"""

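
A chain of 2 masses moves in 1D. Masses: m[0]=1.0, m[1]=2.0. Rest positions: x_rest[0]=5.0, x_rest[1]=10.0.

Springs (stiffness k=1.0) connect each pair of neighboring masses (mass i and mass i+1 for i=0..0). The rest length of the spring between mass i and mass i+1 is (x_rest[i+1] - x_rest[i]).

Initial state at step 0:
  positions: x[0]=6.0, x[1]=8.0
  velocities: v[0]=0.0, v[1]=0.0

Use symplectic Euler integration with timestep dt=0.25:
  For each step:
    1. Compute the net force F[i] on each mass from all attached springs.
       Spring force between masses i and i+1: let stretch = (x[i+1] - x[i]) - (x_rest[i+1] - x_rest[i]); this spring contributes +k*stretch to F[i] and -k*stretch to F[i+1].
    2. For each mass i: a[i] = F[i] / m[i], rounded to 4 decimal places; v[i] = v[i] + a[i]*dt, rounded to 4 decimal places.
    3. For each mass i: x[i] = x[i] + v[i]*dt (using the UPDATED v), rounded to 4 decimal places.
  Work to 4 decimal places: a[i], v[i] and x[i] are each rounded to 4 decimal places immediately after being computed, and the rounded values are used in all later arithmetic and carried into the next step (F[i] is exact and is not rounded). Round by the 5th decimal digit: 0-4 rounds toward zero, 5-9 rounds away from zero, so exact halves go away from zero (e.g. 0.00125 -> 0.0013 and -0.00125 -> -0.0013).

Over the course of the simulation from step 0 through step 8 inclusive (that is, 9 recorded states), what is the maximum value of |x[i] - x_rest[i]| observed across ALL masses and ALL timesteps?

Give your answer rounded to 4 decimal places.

Step 0: x=[6.0000 8.0000] v=[0.0000 0.0000]
Step 1: x=[5.8125 8.0938] v=[-0.7500 0.3750]
Step 2: x=[5.4551 8.2725] v=[-1.4297 0.7149]
Step 3: x=[4.9613 8.5194] v=[-1.9754 0.9877]
Step 4: x=[4.3773 8.8114] v=[-2.3359 1.1680]
Step 5: x=[3.7580 9.1211] v=[-2.4774 1.2388]
Step 6: x=[3.1614 9.4195] v=[-2.3866 1.1934]
Step 7: x=[2.6434 9.6785] v=[-2.0721 1.0361]
Step 8: x=[2.2526 9.8739] v=[-1.5633 0.7817]
Max displacement = 2.7474

Answer: 2.7474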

"""

Please restate the records word for word. Go from the first line to the line with "3. For each" and include both.

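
A chain of 2 masses moves in 1D. Masses: m[0]=1.0, m[1]=2.0. Rest positions: x_rest[0]=5.0, x_rest[1]=10.0.

Springs (stiffness k=1.0) connect each pair of neighboring masses (mass i and mass i+1 for i=0..0). The rest length of the spring between mass i and mass i+1 is (x_rest[i+1] - x_rest[i]).

Initial state at step 0:
  positions: x[0]=6.0, x[1]=8.0
  velocities: v[0]=0.0, v[1]=0.0

Use symplectic Euler integration with timestep dt=0.25:
  For each step:
    1. Compute the net force F[i] on each mass from all attached springs.
       Spring force between masses i and i+1: let stretch = (x[i+1] - x[i]) - (x_rest[i+1] - x_rest[i]); this spring contributes +k*stretch to F[i] and -k*stretch to F[i+1].
    2. For each mass i: a[i] = F[i] / m[i], rounded to 4 decimal places; v[i] = v[i] + a[i]*dt, rounded to 4 decimal places.
    3. For each mass i: x[i] = x[i] + v[i]*dt (using the UPDATED v), rounded to 4 decimal places.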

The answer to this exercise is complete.